WHAT IS BEING ASKED
Print, exactly and completely, every entry in the data.
*** Opening WORKING DATA ***
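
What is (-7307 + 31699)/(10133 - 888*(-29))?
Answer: 24392/35885 ≈ 0.67973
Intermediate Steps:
(-7307 + 31699)/(10133 - 888*(-29)) = 24392/(10133 + 25752) = 24392/35885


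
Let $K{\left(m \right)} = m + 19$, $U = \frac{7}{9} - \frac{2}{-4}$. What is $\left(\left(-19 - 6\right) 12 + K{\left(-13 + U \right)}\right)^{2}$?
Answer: $\frac{27762361}{324} \approx 85686.0$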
*** Closing WORKING DATA ***
ANSWER BOX
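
What is (-7307 + 31699)/(10133 - 888*(-29))?
Answer: 24392/35885 ≈ 0.67973
Intermediate Steps:
(-7307 + 31699)/(10133 - 888*(-29)) = 24392/(10133 + 25752) = 24392/35885


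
Let $K{\left(m \right)} = m + 19$, $U = \frac{7}{9} - \frac{2}{-4}$. What is $\left(\left(-19 - 6\right) 12 + K{\left(-13 + U \right)}\right)^{2}$?
Answer: $\frac{27762361}{324} \approx 85686.0$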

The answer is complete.